• _REQUIRED ACTION_:
In the data that follows, each entry is to be restated exactly.

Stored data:

----

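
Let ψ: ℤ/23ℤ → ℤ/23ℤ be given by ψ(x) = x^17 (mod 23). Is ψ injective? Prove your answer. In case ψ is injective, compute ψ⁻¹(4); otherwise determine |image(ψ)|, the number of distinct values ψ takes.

Since 23 is prime, the nonzero elements of ℤ/23ℤ form a cyclic group of order 22.
As gcd(17, 22) = 1, raising to the 17th power is a bijection on this group: if a^17 ≡ b^17 then (ab^{−1})^17 = 1, and the only element of order dividing gcd(17, 22) = 1 is 1, so a = b.
With ψ(0) = 0 this makes ψ injective on all of ℤ/23ℤ, hence bijective (finite equal-size domain and codomain). In particular ψ is injective.
Since ψ is injective, we find the preimage of 4. The inverse of x ↦ x^17 on (ℤ/23ℤ)^× is x ↦ x^13, because 17·13 = 221 = 10·22 + 1 ≡ 1 (mod 22) and x^{22} = 1 for x ≠ 0 (Fermat). So ψ⁻¹(4) = 4^13 mod 23.
Repeated squaring mod 23: 4^1 ≡ 4, 4^2 ≡ 4² = 16, 4^4 ≡ 16² = 256 ≡ 3, 4^8 ≡ 3² = 9. Since 13 = 8 + 4 + 1, 4^13 ≡ 9·3·4: 9·3 = 27 ≡ 4, then 4·4 = 16. So 4^13 ≡ 16 (mod 23).
Hence ψ⁻¹(4) = 16.

16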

----

• _ANSWER TO THE EXERCISE_:
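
Let ψ: ℤ/23ℤ → ℤ/23ℤ be given by ψ(x) = x^17 (mod 23). Is ψ injective? Prove your answer. In case ψ is injective, compute ψ⁻¹(4); otherwise determine |image(ψ)|, the number of distinct values ψ takes.

Since 23 is prime, the nonzero elements of ℤ/23ℤ form a cyclic group of order 22.
As gcd(17, 22) = 1, raising to the 17th power is a bijection on this group: if a^17 ≡ b^17 then (ab^{−1})^17 = 1, and the only element of order dividing gcd(17, 22) = 1 is 1, so a = b.
With ψ(0) = 0 this makes ψ injective on all of ℤ/23ℤ, hence bijective (finite equal-size domain and codomain). In particular ψ is injective.
Since ψ is injective, we find the preimage of 4. The inverse of x ↦ x^17 on (ℤ/23ℤ)^× is x ↦ x^13, because 17·13 = 221 = 10·22 + 1 ≡ 1 (mod 22) and x^{22} = 1 for x ≠ 0 (Fermat). So ψ⁻¹(4) = 4^13 mod 23.
Repeated squaring mod 23: 4^1 ≡ 4, 4^2 ≡ 4² = 16, 4^4 ≡ 16² = 256 ≡ 3, 4^8 ≡ 3² = 9. Since 13 = 8 + 4 + 1, 4^13 ≡ 9·3·4: 9·3 = 27 ≡ 4, then 4·4 = 16. So 4^13 ≡ 16 (mod 23).
Hence ψ⁻¹(4) = 16.

16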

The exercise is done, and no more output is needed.